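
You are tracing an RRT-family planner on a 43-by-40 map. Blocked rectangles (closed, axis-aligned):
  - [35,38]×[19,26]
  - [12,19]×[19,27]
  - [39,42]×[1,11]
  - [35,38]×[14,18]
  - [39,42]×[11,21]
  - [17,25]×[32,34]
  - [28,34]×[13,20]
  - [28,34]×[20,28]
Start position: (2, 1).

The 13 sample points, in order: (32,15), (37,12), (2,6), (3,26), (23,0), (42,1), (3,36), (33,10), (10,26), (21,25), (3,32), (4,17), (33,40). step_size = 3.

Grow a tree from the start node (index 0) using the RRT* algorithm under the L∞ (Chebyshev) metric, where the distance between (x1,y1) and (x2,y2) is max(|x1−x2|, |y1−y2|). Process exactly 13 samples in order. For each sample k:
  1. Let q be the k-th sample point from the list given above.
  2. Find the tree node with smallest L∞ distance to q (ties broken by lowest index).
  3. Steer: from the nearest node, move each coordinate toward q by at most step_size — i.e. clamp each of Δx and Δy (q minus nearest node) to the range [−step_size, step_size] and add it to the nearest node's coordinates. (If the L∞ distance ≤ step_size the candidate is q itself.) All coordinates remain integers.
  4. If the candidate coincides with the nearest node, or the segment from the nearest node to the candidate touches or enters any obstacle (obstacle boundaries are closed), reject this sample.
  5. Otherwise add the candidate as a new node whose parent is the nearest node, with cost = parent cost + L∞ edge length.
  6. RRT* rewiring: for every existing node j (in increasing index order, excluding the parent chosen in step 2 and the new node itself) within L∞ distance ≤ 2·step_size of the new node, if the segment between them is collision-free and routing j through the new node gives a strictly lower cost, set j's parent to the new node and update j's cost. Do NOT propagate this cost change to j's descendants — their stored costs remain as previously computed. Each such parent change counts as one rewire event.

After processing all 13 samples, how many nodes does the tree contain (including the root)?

Node count: 13

1. q=(32,15) nearest=0 d=30 new=(5,4) → add node 1 parent=0 cost=3
2. q=(37,12) nearest=1 d=32 new=(8,7) → add node 2 parent=1 cost=6
3. q=(2,6) nearest=1 d=3 new=(2,6) → add node 3 parent=1 cost=6
4. q=(3,26) nearest=2 d=19 new=(5,10) → add node 4 parent=2 cost=9
5. q=(23,0) nearest=2 d=15 new=(11,4) → add node 5 parent=2 cost=9
6. q=(42,1) nearest=5 d=31 new=(14,1) → add node 6 parent=5 cost=12
7. q=(3,36) nearest=4 d=26 new=(3,13) → add node 7 parent=4 cost=12
8. q=(33,10) nearest=6 d=19 new=(17,4) → add node 8 parent=6 cost=15
9. q=(10,26) nearest=7 d=13 new=(6,16) → add node 9 parent=7 cost=15
10. q=(21,25) nearest=9 d=15 new=(9,19) → add node 10 parent=9 cost=18
11. q=(3,32) nearest=10 d=13 new=(6,22) → add node 11 parent=10 cost=21
12. q=(4,17) nearest=9 d=2 new=(4,17) → add node 12 parent=9 cost=17
13. q=(33,40) nearest=10 d=24 new=(12,22) → blocked by [12,19]×[19,27], reject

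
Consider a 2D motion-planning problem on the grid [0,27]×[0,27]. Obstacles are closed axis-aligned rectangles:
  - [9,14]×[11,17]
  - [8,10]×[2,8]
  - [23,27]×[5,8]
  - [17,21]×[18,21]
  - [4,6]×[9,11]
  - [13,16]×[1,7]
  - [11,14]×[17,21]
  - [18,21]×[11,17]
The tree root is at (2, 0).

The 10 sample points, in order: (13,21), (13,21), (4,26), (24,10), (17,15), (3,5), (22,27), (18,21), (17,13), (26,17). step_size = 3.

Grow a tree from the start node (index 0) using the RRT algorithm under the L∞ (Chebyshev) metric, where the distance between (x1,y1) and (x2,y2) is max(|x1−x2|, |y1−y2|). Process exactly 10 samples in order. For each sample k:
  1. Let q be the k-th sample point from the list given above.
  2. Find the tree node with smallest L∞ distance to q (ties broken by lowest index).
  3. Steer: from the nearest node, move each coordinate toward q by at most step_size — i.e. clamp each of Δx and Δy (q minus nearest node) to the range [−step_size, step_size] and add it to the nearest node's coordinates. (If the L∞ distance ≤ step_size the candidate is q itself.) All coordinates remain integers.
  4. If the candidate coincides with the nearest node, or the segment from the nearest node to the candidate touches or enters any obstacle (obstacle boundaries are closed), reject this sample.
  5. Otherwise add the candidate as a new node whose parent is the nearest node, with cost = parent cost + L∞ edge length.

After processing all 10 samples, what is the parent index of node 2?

Parent of node 2: 1

1. q=(13,21) nearest=0 d=21 new=(5,3) → add node 1 parent=0 cost=3
2. q=(13,21) nearest=1 d=18 new=(8,6) → blocked by [8,10]×[2,8], reject
3. q=(4,26) nearest=1 d=23 new=(4,6) → add node 2 parent=1 cost=6
4. q=(24,10) nearest=1 d=19 new=(8,6) → blocked by [8,10]×[2,8], reject
5. q=(17,15) nearest=1 d=12 new=(8,6) → blocked by [8,10]×[2,8], reject
6. q=(3,5) nearest=2 d=1 new=(3,5) → add node 3 parent=2 cost=7
7. q=(22,27) nearest=2 d=21 new=(7,9) → add node 4 parent=2 cost=9
8. q=(18,21) nearest=4 d=12 new=(10,12) → blocked by [9,14]×[11,17], reject
9. q=(17,13) nearest=4 d=10 new=(10,12) → blocked by [9,14]×[11,17], reject
10. q=(26,17) nearest=4 d=19 new=(10,12) → blocked by [9,14]×[11,17], reject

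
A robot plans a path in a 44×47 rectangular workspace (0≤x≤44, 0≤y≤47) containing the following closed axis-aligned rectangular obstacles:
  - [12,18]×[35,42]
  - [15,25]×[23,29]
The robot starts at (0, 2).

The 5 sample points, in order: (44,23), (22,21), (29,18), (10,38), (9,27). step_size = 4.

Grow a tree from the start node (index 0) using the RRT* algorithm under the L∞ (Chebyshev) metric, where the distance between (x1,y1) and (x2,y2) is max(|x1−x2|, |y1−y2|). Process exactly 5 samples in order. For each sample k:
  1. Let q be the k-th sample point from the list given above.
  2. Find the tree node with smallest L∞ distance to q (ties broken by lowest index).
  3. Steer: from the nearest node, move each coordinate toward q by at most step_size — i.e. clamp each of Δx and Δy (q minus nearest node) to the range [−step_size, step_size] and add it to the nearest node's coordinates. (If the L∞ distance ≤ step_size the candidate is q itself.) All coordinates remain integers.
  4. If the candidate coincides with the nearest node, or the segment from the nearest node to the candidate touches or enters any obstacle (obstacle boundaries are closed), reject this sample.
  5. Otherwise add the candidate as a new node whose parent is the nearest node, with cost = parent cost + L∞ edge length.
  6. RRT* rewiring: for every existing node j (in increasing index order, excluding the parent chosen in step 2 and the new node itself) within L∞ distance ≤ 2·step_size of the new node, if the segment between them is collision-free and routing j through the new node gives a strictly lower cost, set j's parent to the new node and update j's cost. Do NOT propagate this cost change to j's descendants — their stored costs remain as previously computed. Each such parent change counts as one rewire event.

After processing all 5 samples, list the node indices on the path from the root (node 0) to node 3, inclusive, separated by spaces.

1. q=(44,23) nearest=0 d=44 new=(4,6) → add node 1 parent=0 cost=4
2. q=(22,21) nearest=1 d=18 new=(8,10) → add node 2 parent=1 cost=8
3. q=(29,18) nearest=2 d=21 new=(12,14) → add node 3 parent=2 cost=12
4. q=(10,38) nearest=3 d=24 new=(10,18) → add node 4 parent=3 cost=16
5. q=(9,27) nearest=4 d=9 new=(9,22) → add node 5 parent=4 cost=20

Path: 0 1 2 3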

Work request:
Transcribe the records in full, so that each line reads exactly as before.

Problem solution:
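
You are tracing an RRT-family planner on a 43-by-40 map. Blocked rectangles (closed, axis-aligned):
  - [35,38]×[19,26]
  - [12,19]×[19,27]
  - [39,42]×[1,11]
  - [35,38]×[14,18]
  - [39,42]×[11,21]
  - [17,25]×[32,34]
  - [28,34]×[13,20]
  - [28,34]×[20,28]
Start position: (2, 1).

The 13 sample points, in order: (32,15), (37,12), (2,6), (3,26), (23,0), (42,1), (3,36), (33,10), (10,26), (21,25), (3,32), (4,17), (33,40). step_size = 3.

Grow a tree from the start node (index 0) using the RRT* algorithm under the L∞ (Chebyshev) metric, where the distance between (x1,y1) and (x2,y2) is max(|x1−x2|, |y1−y2|). Process exactly 13 samples in order. For each sample k:
  1. Let q be the k-th sample point from the list given above.
  2. Find the tree node with smallest L∞ distance to q (ties broken by lowest index).
  3. Steer: from the nearest node, move each coordinate toward q by at most step_size — i.e. clamp each of Δx and Δy (q minus nearest node) to the range [−step_size, step_size] and add it to the nearest node's coordinates. (If the L∞ distance ≤ step_size the candidate is q itself.) All coordinates remain integers.
  4. If the candidate coincides with the nearest node, or the segment from the nearest node to the candidate touches or enters any obstacle (obstacle boundaries are closed), reject this sample.
  5. Otherwise add the candidate as a new node whose parent is the nearest node, with cost = parent cost + L∞ edge length.
  6. RRT* rewiring: for every existing node j (in increasing index order, excluding the parent chosen in step 2 and the new node itself) within L∞ distance ≤ 2·step_size of the new node, if the segment between them is collision-free and routing j through the new node gives a strictly lower cost, set j's parent to the new node and update j's cost. Do NOT propagate this cost change to j's descendants — their stored costs remain as previously computed. Each such parent change counts as one rewire event.

After processing all 13 samples, how many nodes does the tree contain (including the root)?

Node count: 13

1. q=(32,15) nearest=0 d=30 new=(5,4) → add node 1 parent=0 cost=3
2. q=(37,12) nearest=1 d=32 new=(8,7) → add node 2 parent=1 cost=6
3. q=(2,6) nearest=1 d=3 new=(2,6) → add node 3 parent=1 cost=6
4. q=(3,26) nearest=2 d=19 new=(5,10) → add node 4 parent=2 cost=9
5. q=(23,0) nearest=2 d=15 new=(11,4) → add node 5 parent=2 cost=9
6. q=(42,1) nearest=5 d=31 new=(14,1) → add node 6 parent=5 cost=12
7. q=(3,36) nearest=4 d=26 new=(3,13) → add node 7 parent=4 cost=12
8. q=(33,10) nearest=6 d=19 new=(17,4) → add node 8 parent=6 cost=15
9. q=(10,26) nearest=7 d=13 new=(6,16) → add node 9 parent=7 cost=15
10. q=(21,25) nearest=9 d=15 new=(9,19) → add node 10 parent=9 cost=18
11. q=(3,32) nearest=10 d=13 new=(6,22) → add node 11 parent=10 cost=21
12. q=(4,17) nearest=9 d=2 new=(4,17) → add node 12 parent=9 cost=17
13. q=(33,40) nearest=10 d=24 new=(12,22) → blocked by [12,19]×[19,27], reject

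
Consider a 2D motion-planning problem on the grid [0,27]×[0,27]. Obstacles are closed axis-aligned rectangles:
  - [9,14]×[11,17]
  - [8,10]×[2,8]
  - [23,27]×[5,8]
  - [17,21]×[18,21]
  - [4,6]×[9,11]
  - [13,16]×[1,7]
  - [11,14]×[17,21]
  - [18,21]×[11,17]
The tree root is at (2, 0).

The 10 sample points, in order: (13,21), (13,21), (4,26), (24,10), (17,15), (3,5), (22,27), (18,21), (17,13), (26,17). step_size = 3.

Grow a tree from the start node (index 0) using the RRT algorithm under the L∞ (Chebyshev) metric, where the distance between (x1,y1) and (x2,y2) is max(|x1−x2|, |y1−y2|). Process exactly 10 samples in order. For each sample k:
  1. Let q be the k-th sample point from the list given above.
  2. Find the tree node with smallest L∞ distance to q (ties broken by lowest index).
  3. Steer: from the nearest node, move each coordinate toward q by at most step_size — i.e. clamp each of Δx and Δy (q minus nearest node) to the range [−step_size, step_size] and add it to the nearest node's coordinates. (If the L∞ distance ≤ step_size the candidate is q itself.) All coordinates remain integers.
  4. If the candidate coincides with the nearest node, or the segment from the nearest node to the candidate touches or enters any obstacle (obstacle boundaries are closed), reject this sample.
  5. Otherwise add the candidate as a new node whose parent is the nearest node, with cost = parent cost + L∞ edge length.

After processing all 10 samples, what is the parent index of node 2?

Parent of node 2: 1

1. q=(13,21) nearest=0 d=21 new=(5,3) → add node 1 parent=0 cost=3
2. q=(13,21) nearest=1 d=18 new=(8,6) → blocked by [8,10]×[2,8], reject
3. q=(4,26) nearest=1 d=23 new=(4,6) → add node 2 parent=1 cost=6
4. q=(24,10) nearest=1 d=19 new=(8,6) → blocked by [8,10]×[2,8], reject
5. q=(17,15) nearest=1 d=12 new=(8,6) → blocked by [8,10]×[2,8], reject
6. q=(3,5) nearest=2 d=1 new=(3,5) → add node 3 parent=2 cost=7
7. q=(22,27) nearest=2 d=21 new=(7,9) → add node 4 parent=2 cost=9
8. q=(18,21) nearest=4 d=12 new=(10,12) → blocked by [9,14]×[11,17], reject
9. q=(17,13) nearest=4 d=10 new=(10,12) → blocked by [9,14]×[11,17], reject
10. q=(26,17) nearest=4 d=19 new=(10,12) → blocked by [9,14]×[11,17], reject

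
A robot plans a path in a 44×47 rectangular workspace (0≤x≤44, 0≤y≤47) containing the following closed axis-aligned rectangular obstacles:
  - [12,18]×[35,42]
  - [15,25]×[23,29]
The robot starts at (0, 2).

The 5 sample points, in order: (44,23), (22,21), (29,18), (10,38), (9,27). step_size = 4.

Grow a tree from the start node (index 0) using the RRT* algorithm under the L∞ (Chebyshev) metric, where the distance between (x1,y1) and (x2,y2) is max(|x1−x2|, |y1−y2|). Process exactly 5 samples in order. For each sample k:
  1. Let q be the k-th sample point from the list given above.
  2. Find the tree node with smallest L∞ distance to q (ties broken by lowest index).
  3. Steer: from the nearest node, move each coordinate toward q by at most step_size — i.e. clamp each of Δx and Δy (q minus nearest node) to the range [−step_size, step_size] and add it to the nearest node's coordinates. (If the L∞ distance ≤ step_size the candidate is q itself.) All coordinates remain integers.
  4. If the candidate coincides with the nearest node, or the segment from the nearest node to the candidate touches or enters any obstacle (obstacle boundaries are closed), reject this sample.
  5. Otherwise add the candidate as a new node whose parent is the nearest node, with cost = parent cost + L∞ edge length.
  6. RRT* rewiring: for every existing node j (in increasing index order, excluding the parent chosen in step 2 and the new node itself) within L∞ distance ≤ 2·step_size of the new node, if the segment between them is collision-free and routing j through the new node gives a strictly lower cost, set j's parent to the new node and update j's cost. Do NOT propagate this cost change to j's descendants — their stored costs remain as previously computed. Each such parent change counts as one rewire event.

After processing all 5 samples, list the node indices on the path from the root (node 0) to node 3, inclusive, separated by spaces.

1. q=(44,23) nearest=0 d=44 new=(4,6) → add node 1 parent=0 cost=4
2. q=(22,21) nearest=1 d=18 new=(8,10) → add node 2 parent=1 cost=8
3. q=(29,18) nearest=2 d=21 new=(12,14) → add node 3 parent=2 cost=12
4. q=(10,38) nearest=3 d=24 new=(10,18) → add node 4 parent=3 cost=16
5. q=(9,27) nearest=4 d=9 new=(9,22) → add node 5 parent=4 cost=20

Path: 0 1 2 3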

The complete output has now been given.